→ WHAT THIS TASK INVOLVES
From the listing below, set down exactly the lines between the one holding "Accepted: abbey, trend, hush, ab, quill, wisp, nova" and the one holding "Determine the class of each new item (answer Accepted", inclusive. No other line is wanted.
======== RECORDS SUPPLIED
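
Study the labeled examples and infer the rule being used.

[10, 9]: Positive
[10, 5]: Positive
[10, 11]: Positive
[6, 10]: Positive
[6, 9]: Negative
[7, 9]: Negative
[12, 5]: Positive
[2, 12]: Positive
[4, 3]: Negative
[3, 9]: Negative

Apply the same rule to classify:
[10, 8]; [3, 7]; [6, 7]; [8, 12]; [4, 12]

Positive, Negative, Negative, Positive, Positive

Rule: max ≥ 10. This holds for each 'Positive' example and fails for each 'Negative' one.
Positive: [10, 8], since max 10. Negative: [3, 7], since max 7. Negative: [6, 7], since max 7. Positive: [8, 12], since max 12. Positive: [4, 12], since max 12.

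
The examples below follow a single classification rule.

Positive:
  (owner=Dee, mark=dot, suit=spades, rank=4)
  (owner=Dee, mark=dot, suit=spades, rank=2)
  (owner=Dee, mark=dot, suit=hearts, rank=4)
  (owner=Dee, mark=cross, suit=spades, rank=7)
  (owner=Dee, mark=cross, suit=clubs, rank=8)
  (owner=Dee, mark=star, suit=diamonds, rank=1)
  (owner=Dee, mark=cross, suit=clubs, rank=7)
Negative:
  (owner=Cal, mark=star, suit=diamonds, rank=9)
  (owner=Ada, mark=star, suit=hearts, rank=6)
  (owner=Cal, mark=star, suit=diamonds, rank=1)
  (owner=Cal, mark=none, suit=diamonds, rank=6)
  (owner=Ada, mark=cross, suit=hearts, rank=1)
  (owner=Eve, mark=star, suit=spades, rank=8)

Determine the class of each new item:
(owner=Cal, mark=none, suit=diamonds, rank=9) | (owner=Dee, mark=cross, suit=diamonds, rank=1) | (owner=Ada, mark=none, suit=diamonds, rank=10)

Negative, Positive, Negative

The common property of the 'Positive' items is: owner is Dee. No 'Negative' item has it.
(owner=Cal, mark=none, suit=diamonds, rank=9): owner is Cal, lacks this property → Negative. (owner=Dee, mark=cross, suit=diamonds, rank=1): owner is Dee, passes → Positive. (owner=Ada, mark=none, suit=diamonds, rank=10): owner is Ada, lacks this property → Negative.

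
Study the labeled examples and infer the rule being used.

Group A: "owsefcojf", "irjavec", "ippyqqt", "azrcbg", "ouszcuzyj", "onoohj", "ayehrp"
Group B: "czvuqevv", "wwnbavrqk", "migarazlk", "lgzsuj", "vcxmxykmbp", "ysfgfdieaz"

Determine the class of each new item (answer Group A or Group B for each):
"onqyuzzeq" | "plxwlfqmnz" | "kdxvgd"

The common property of the 'Group A' items is: starts with a vowel. No 'Group B' item has it.
"onqyuzzeq": starts with 'o', passes → Group A. "plxwlfqmnz": starts with 'p', fails the rule → Group B. "kdxvgd": starts with 'k', fails the rule → Group B.

Group A, Group B, Group B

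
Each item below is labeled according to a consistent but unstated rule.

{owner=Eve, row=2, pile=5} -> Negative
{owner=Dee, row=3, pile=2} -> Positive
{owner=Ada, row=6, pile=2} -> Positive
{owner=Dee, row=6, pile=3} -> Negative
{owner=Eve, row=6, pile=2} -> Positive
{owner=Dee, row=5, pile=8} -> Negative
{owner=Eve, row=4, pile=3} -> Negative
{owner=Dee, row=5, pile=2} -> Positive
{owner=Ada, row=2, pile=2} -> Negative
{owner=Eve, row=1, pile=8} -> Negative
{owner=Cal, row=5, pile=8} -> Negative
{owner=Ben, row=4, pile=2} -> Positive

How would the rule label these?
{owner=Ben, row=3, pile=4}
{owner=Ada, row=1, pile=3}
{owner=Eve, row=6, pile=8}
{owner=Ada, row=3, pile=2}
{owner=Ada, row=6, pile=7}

The pattern is that an item is 'Positive' exactly when: pile = 2 AND row ≥ 3.
{owner=Ben, row=3, pile=4}: pile = 4, row = 3 — lacks this property, so Negative. {owner=Ada, row=1, pile=3}: pile = 3, row = 1 — lacks this property, so Negative. {owner=Eve, row=6, pile=8}: pile = 8, row = 6 — lacks this property, so Negative. {owner=Ada, row=3, pile=2}: pile = 2, row = 3 — meets the rule, so Positive. {owner=Ada, row=6, pile=7}: pile = 7, row = 6 — lacks this property, so Negative.

Negative, Negative, Negative, Positive, Negative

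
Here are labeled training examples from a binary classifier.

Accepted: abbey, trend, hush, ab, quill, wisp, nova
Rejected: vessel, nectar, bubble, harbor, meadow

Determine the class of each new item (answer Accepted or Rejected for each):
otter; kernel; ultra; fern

Accepted, Rejected, Accepted, Accepted

The simplest hypothesis consistent with all the labels is: length ≤ 5.
Accepted: otter, since length 5. Rejected: kernel, since length 6. Accepted: ultra, since length 5. Accepted: fern, since length 4.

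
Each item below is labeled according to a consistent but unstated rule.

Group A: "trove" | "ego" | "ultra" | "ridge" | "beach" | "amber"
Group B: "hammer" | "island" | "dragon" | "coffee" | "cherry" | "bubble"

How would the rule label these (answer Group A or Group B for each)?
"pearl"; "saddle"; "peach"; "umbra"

Group A, Group B, Group A, Group A

A rule that fits every label: odd length — true of each 'Group A' example, false of each 'Group B' one.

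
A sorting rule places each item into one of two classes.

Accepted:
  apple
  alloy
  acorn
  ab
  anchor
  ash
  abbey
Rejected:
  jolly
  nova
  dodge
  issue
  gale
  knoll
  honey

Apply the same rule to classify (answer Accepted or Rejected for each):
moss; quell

Rejected, Rejected

One predicate separates the groups cleanly: starts with 'a'.
moss: starts with 'm', does not fit → Rejected.
quell: starts with 'q', does not fit → Rejected.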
================
→ ANSWER SPACE
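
Accepted: abbey, trend, hush, ab, quill, wisp, nova
Rejected: vessel, nectar, bubble, harbor, meadow

Determine the class of each new item (answer Accepted or Rejected for each):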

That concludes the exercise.